(Collected data entries)
§

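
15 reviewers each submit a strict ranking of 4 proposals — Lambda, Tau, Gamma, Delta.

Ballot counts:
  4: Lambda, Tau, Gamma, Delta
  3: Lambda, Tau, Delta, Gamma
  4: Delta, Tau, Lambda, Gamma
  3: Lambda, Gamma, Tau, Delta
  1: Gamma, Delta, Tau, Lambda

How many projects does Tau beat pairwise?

2

Tau against each rival (15 reviewers):
Tau–Lambda: Lambda 10–5.
Tau vs Gamma: Tau, 11–4.
Tau vs Delta: Tau, 10–5.
Tau beats Gamma, Delta; loses to Lambda — 2 pairwise wins.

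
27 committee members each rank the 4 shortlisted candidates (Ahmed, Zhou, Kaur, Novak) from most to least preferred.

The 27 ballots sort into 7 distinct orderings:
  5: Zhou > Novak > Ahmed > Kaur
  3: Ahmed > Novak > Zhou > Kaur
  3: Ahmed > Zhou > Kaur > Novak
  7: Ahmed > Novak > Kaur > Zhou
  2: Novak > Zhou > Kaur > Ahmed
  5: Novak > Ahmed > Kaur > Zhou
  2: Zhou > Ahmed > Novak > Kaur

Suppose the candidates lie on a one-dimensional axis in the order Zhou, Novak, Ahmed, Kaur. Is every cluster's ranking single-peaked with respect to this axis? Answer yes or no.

Axis positions: Zhou=1, Novak=2, Ahmed=3, Kaur=4.
Cluster 1 (peak Zhou at position 1): ranking walks positions 1-2-3-4, expanding outward from the peak — single-peaked.
Cluster 2 (peak Ahmed at position 3): ranking walks positions 3-2-1-4, expanding outward from the peak — single-peaked.
Cluster 3: ranking walks positions 3-1-4-2; Zhou is ranked above Novak even though Novak lies between Zhou and the peak Ahmed on the axis — preferences dip and rise again. Not single-peaked.
Cluster 4 (peak Ahmed at position 3): ranking walks positions 3-2-4-1, expanding outward from the peak — single-peaked.
Cluster 5: ranking walks positions 2-1-4-3; Kaur is ranked above Ahmed even though Ahmed lies between Kaur and the peak Novak on the axis — preferences dip and rise again. Not single-peaked.
Cluster 6 (peak Novak at position 2): ranking walks positions 2-3-4-1, expanding outward from the peak — single-peaked.
Cluster 7: ranking walks positions 1-3-2-4; Ahmed is ranked above Novak even though Novak lies between Ahmed and the peak Zhou on the axis — preferences dip and rise again. Not single-peaked.
Cluster 3 violates single-peakedness, so the profile is not single-peaked on this axis.

no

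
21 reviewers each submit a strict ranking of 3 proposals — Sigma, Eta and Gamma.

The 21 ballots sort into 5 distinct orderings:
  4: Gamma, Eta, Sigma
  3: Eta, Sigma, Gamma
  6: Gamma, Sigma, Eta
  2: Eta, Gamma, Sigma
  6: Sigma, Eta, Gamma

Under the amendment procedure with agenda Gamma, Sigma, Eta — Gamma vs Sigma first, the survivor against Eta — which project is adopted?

Eta

Round 1: Gamma vs Sigma — 12–9, Gamma advances.
Round 2: Gamma vs Eta — 10–11, Eta advances.
Eta survives the agenda.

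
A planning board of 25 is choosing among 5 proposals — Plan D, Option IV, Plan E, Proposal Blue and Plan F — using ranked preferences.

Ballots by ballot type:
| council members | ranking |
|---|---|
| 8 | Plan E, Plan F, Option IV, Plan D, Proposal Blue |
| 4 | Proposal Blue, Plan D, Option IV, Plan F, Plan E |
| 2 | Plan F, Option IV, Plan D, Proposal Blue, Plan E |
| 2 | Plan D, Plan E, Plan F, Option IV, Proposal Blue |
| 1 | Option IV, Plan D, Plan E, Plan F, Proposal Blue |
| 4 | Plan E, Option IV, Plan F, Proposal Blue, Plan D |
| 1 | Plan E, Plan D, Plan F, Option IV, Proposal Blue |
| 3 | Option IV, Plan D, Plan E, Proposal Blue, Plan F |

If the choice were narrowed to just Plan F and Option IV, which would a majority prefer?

Plan F

Ballots ranking Plan F above Option IV: 8 + 2 + 2 + 1 = 13.
Ballots ranking Option IV above Plan F: 25 − 13 = 12.
Plan F wins the head-to-head 13–12.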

§

> [What is needed]:
In the records above, find each line with the word "Blue" and copy it.

> [Answer space]:
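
A planning board of 25 is choosing among 5 proposals — Plan D, Option IV, Plan E, Proposal Blue and Plan F — using ranked preferences.
| 8 | Plan E, Plan F, Option IV, Plan D, Proposal Blue |
| 4 | Proposal Blue, Plan D, Option IV, Plan F, Plan E |
| 2 | Plan F, Option IV, Plan D, Proposal Blue, Plan E |
| 2 | Plan D, Plan E, Plan F, Option IV, Proposal Blue |
| 1 | Option IV, Plan D, Plan E, Plan F, Proposal Blue |
| 4 | Plan E, Option IV, Plan F, Proposal Blue, Plan D |
| 1 | Plan E, Plan D, Plan F, Option IV, Proposal Blue |
| 3 | Option IV, Plan D, Plan E, Proposal Blue, Plan F |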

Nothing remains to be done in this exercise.